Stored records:
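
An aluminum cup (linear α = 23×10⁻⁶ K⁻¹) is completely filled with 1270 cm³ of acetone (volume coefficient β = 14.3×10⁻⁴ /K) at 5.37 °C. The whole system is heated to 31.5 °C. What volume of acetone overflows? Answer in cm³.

45.2 cm³

The cup also expands: β_container ≈ 3α = 6.9×10⁻⁵ /K
Net overflow = V₀(β_liq − 3α_cont)ΔT
β − 3α = 1.43×10⁻³ − 6.9×10⁻⁵ = 1.361×10⁻³ /K; ΔT = 26.13 K
ΔV = 1270 × 1.361×10⁻³ × 26.13 = 45.2 cm³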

◆ **What is needed**
Retype every record exactly, omitting nothing.

◆ **Your solution**
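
An aluminum cup (linear α = 23×10⁻⁶ K⁻¹) is completely filled with 1270 cm³ of acetone (volume coefficient β = 14.3×10⁻⁴ /K) at 5.37 °C. The whole system is heated to 31.5 °C. What volume of acetone overflows? Answer in cm³.

45.2 cm³

The cup also expands: β_container ≈ 3α = 6.9×10⁻⁵ /K
Net overflow = V₀(β_liq − 3α_cont)ΔT
β − 3α = 1.43×10⁻³ − 6.9×10⁻⁵ = 1.361×10⁻³ /K; ΔT = 26.13 K
ΔV = 1270 × 1.361×10⁻³ × 26.13 = 45.2 cm³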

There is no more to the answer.